Extracted records Block Start

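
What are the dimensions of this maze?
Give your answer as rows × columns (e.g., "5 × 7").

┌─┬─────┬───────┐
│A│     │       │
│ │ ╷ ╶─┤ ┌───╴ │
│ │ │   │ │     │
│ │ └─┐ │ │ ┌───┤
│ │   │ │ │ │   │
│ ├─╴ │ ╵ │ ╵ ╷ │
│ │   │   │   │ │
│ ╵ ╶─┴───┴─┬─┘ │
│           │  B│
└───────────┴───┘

Counting the maze dimensions:
Rows (vertical): 5
Columns (horizontal): 8
Dimensions: 5 × 8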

Extracted records Block End

» **Problem**
So that nothing is lost, please reproduce each entry exactly as written.

» **Exercise solution**
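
What are the dimensions of this maze?
Give your answer as rows × columns (e.g., "5 × 7").

┌─┬─────┬───────┐
│A│     │       │
│ │ ╷ ╶─┤ ┌───╴ │
│ │ │   │ │     │
│ │ └─┐ │ │ ┌───┤
│ │   │ │ │ │   │
│ ├─╴ │ ╵ │ ╵ ╷ │
│ │   │   │   │ │
│ ╵ ╶─┴───┴─┬─┘ │
│           │  B│
└───────────┴───┘

Counting the maze dimensions:
Rows (vertical): 5
Columns (horizontal): 8
Dimensions: 5 × 8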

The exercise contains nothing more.